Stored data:

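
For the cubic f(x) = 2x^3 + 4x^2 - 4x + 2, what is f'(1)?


Differentiate f(x) = 2x^3 + 4x^2 - 4x + 2 term by term:
f'(x) = 6x^2 + 8x - 4
Substitute x = 1:
f'(1) = 6 * 1^2 + 8 * 1 - 4
= 6 + 8 - 4
= 10

10


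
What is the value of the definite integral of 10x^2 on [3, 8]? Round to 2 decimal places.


Find the antiderivative of 10x^2:
F(x) = 10/3 * x^3
Apply the Fundamental Theorem of Calculus:
F(8) - F(3)
= 10/3 * 8^3 - 10/3 * 3^3
= 10/3 * (512 - 27)
= 10/3 * 485
= 4850/3 ≈ 1616.67

1616.67


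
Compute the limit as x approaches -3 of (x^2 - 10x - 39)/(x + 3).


Direct substitution gives 0/0, so we factor the numerator.
Factor: (x^2 - 10x - 39) = (x + 3)(x - 13)
Cancel the common factor (x + 3):
(x^2 - 10x - 39)/(x + 3) = (x - 13)
Now substitute x = -3:
= (-3) - (13) = -16

-16


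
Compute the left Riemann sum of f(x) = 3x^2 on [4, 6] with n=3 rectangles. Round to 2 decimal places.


Left Riemann sum uses left endpoints of each subinterval.
Interval: [4, 6], n = 3
dx = (6 - 4) / 3 = 2/3
Left endpoints: [4, 14/3, 16/3]
f values: [48, 196/3, 256/3]
Sum = dx * (sum of f values)
= 2/3 * 596/3
= 1192/9 ≈ 132.44

132.44


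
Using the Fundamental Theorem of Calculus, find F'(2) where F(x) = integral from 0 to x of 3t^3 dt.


By the Fundamental Theorem of Calculus (Part 1):
If F(x) = integral from 0 to x of f(t) dt, then F'(x) = f(x)
Here f(t) = 3t^3
So F'(x) = 3x^3
Evaluate at x = 2:
F'(2) = 3 * 2^3
= 3 * 8
= 24

24


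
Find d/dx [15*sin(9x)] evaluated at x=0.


Apply the chain rule to differentiate 15*sin(9x):
d/dx [15*sin(9x)]
= 15 * cos(9x) * d/dx(9x)
= 15 * 9 * cos(9x)
= 135 * cos(9x)
Evaluate at x = 0:
= 135 * cos(0)
= 135 * 1
= 135

135


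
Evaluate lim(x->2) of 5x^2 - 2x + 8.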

◆ WHAT NEEDS TO BE DONE:
Faithfully copy every entry, leaving nothing out.

◆ RESPONSE TO THIS EXERCISE:
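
For the cubic f(x) = 2x^3 + 4x^2 - 4x + 2, what is f'(1)?


Differentiate f(x) = 2x^3 + 4x^2 - 4x + 2 term by term:
f'(x) = 6x^2 + 8x - 4
Substitute x = 1:
f'(1) = 6 * 1^2 + 8 * 1 - 4
= 6 + 8 - 4
= 10

10


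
What is the value of the definite integral of 10x^2 on [3, 8]? Round to 2 decimal places.


Find the antiderivative of 10x^2:
F(x) = 10/3 * x^3
Apply the Fundamental Theorem of Calculus:
F(8) - F(3)
= 10/3 * 8^3 - 10/3 * 3^3
= 10/3 * (512 - 27)
= 10/3 * 485
= 4850/3 ≈ 1616.67

1616.67


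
Compute the limit as x approaches -3 of (x^2 - 10x - 39)/(x + 3).


Direct substitution gives 0/0, so we factor the numerator.
Factor: (x^2 - 10x - 39) = (x + 3)(x - 13)
Cancel the common factor (x + 3):
(x^2 - 10x - 39)/(x + 3) = (x - 13)
Now substitute x = -3:
= (-3) - (13) = -16

-16


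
Compute the left Riemann sum of f(x) = 3x^2 on [4, 6] with n=3 rectangles. Round to 2 decimal places.


Left Riemann sum uses left endpoints of each subinterval.
Interval: [4, 6], n = 3
dx = (6 - 4) / 3 = 2/3
Left endpoints: [4, 14/3, 16/3]
f values: [48, 196/3, 256/3]
Sum = dx * (sum of f values)
= 2/3 * 596/3
= 1192/9 ≈ 132.44

132.44


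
Using the Fundamental Theorem of Calculus, find F'(2) where F(x) = integral from 0 to x of 3t^3 dt.


By the Fundamental Theorem of Calculus (Part 1):
If F(x) = integral from 0 to x of f(t) dt, then F'(x) = f(x)
Here f(t) = 3t^3
So F'(x) = 3x^3
Evaluate at x = 2:
F'(2) = 3 * 2^3
= 3 * 8
= 24

24


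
Find d/dx [15*sin(9x)] evaluated at x=0.


Apply the chain rule to differentiate 15*sin(9x):
d/dx [15*sin(9x)]
= 15 * cos(9x) * d/dx(9x)
= 15 * 9 * cos(9x)
= 135 * cos(9x)
Evaluate at x = 0:
= 135 * cos(0)
= 135 * 1
= 135

135


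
Evaluate lim(x->2) of 5x^2 - 2x + 8.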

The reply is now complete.